▸ AIM OF THE TASK:
Scan the records that follow, and whenever a line has the word "each", copy it.

▸ LISTED RECORDS:
* * * *

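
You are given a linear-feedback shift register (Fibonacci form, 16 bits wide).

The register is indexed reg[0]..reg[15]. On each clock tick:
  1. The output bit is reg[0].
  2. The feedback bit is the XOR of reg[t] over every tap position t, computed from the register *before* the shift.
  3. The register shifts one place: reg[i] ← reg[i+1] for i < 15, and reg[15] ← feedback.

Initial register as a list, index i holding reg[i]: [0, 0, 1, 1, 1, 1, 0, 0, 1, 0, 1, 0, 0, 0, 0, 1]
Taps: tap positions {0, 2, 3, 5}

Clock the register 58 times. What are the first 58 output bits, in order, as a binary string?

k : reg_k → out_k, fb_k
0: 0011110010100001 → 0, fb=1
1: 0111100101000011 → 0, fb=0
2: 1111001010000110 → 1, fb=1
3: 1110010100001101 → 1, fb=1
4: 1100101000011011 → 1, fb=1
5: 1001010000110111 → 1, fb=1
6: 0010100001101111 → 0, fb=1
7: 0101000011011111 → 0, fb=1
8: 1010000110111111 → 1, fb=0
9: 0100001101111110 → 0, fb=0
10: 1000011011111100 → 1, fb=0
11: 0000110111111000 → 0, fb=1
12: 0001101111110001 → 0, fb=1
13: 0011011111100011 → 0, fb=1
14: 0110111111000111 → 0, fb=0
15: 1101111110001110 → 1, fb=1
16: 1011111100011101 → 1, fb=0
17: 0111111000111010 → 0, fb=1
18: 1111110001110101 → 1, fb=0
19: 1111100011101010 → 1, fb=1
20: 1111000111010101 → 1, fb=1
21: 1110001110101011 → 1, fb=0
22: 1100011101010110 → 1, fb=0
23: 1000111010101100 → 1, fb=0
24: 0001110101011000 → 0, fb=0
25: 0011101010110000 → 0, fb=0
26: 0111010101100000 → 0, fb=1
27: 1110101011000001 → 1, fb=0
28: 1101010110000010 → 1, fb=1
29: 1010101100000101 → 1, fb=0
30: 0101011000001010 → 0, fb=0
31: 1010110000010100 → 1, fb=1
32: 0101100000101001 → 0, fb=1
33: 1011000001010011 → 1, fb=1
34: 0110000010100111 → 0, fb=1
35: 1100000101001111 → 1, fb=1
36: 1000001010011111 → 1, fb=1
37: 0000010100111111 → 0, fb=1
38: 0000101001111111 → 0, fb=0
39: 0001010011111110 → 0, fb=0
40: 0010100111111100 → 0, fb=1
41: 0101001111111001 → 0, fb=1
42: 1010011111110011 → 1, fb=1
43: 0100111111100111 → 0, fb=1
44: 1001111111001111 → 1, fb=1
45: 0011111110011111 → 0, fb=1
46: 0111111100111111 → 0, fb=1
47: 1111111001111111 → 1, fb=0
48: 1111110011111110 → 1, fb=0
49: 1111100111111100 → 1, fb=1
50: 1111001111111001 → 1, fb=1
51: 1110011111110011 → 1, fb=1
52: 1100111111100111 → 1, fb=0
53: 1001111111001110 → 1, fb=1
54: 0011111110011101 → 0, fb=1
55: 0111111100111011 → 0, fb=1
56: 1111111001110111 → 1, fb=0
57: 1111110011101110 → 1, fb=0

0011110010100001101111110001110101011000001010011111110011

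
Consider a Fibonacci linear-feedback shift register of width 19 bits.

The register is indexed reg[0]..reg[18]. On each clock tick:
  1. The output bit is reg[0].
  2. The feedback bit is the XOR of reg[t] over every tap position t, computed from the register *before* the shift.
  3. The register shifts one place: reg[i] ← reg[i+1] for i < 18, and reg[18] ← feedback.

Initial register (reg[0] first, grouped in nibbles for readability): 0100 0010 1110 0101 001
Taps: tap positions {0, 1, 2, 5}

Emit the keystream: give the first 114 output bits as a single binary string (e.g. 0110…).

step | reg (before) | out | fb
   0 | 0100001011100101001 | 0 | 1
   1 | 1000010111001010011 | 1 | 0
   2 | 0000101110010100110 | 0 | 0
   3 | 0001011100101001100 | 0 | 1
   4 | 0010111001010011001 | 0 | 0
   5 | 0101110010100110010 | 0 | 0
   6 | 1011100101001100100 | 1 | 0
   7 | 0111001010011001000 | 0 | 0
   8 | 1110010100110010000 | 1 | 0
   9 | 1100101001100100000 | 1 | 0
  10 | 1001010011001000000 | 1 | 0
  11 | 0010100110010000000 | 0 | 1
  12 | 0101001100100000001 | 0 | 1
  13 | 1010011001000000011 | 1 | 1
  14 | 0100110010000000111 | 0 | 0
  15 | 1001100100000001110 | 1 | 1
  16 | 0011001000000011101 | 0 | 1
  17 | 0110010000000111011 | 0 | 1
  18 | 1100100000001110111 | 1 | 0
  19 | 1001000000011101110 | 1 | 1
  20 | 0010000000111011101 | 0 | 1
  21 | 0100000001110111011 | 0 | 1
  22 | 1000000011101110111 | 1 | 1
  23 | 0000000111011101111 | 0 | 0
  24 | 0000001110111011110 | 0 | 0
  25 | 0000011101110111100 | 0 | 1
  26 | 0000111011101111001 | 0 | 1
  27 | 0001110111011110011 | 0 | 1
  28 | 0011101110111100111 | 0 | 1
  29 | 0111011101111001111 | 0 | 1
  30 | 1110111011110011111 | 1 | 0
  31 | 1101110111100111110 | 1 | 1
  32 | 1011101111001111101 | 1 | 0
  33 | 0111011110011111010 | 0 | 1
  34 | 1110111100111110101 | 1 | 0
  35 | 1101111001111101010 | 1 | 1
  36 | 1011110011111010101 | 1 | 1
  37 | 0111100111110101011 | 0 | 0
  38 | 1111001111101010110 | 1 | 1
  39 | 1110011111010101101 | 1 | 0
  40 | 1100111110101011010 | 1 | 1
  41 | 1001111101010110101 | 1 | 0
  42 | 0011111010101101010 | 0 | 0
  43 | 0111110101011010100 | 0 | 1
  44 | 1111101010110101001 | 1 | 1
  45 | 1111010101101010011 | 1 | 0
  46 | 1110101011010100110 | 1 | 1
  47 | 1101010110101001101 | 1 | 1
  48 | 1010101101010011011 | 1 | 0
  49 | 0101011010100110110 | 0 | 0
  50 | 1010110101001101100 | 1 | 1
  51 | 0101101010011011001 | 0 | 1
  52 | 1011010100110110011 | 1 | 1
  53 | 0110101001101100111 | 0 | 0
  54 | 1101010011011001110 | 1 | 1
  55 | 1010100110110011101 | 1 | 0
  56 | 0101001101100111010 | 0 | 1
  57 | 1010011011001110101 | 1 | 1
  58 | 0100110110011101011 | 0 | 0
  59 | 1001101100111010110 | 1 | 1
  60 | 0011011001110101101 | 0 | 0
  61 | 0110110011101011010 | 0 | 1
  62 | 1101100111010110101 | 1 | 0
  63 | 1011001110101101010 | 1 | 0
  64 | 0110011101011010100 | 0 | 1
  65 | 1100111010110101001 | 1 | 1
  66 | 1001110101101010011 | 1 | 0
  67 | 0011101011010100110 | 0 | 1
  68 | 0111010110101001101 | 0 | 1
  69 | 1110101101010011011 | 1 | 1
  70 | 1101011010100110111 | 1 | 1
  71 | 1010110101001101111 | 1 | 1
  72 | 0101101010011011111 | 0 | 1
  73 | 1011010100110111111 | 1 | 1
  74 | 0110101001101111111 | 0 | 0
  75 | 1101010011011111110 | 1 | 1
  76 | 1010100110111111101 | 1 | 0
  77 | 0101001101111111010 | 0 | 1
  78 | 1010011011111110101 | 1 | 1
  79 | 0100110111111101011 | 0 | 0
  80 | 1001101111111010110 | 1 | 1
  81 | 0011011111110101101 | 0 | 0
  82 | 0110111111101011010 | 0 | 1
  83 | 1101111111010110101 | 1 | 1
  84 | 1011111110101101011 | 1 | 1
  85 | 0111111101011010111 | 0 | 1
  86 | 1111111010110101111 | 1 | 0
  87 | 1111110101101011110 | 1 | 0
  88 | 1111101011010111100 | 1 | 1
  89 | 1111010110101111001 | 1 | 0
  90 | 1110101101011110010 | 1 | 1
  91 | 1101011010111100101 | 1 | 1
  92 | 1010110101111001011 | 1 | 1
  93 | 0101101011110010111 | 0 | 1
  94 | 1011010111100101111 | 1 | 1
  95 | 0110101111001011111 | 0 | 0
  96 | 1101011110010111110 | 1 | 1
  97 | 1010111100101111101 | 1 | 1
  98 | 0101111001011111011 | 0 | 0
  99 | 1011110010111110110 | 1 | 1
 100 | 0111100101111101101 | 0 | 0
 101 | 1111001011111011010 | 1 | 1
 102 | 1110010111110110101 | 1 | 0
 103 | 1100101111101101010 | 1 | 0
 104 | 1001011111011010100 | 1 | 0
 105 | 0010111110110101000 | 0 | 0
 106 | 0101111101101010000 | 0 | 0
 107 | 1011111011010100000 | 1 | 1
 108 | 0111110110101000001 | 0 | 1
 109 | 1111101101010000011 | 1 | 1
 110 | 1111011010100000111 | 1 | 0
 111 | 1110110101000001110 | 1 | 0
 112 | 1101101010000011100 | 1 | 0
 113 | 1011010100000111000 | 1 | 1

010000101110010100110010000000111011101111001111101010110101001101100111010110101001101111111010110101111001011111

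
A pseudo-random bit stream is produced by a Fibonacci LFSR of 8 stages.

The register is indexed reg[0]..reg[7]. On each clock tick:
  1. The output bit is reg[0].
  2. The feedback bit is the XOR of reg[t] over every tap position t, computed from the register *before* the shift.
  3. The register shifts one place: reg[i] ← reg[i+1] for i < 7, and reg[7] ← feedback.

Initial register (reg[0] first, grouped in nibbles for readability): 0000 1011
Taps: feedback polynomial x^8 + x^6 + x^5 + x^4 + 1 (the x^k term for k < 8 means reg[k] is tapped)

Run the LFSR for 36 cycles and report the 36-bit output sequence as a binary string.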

* * * *

▸ RESPONSE AREA:
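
The register is indexed reg[0]..reg[15]. On each clock tick:
The register is indexed reg[0]..reg[18]. On each clock tick:
The register is indexed reg[0]..reg[7]. On each clock tick: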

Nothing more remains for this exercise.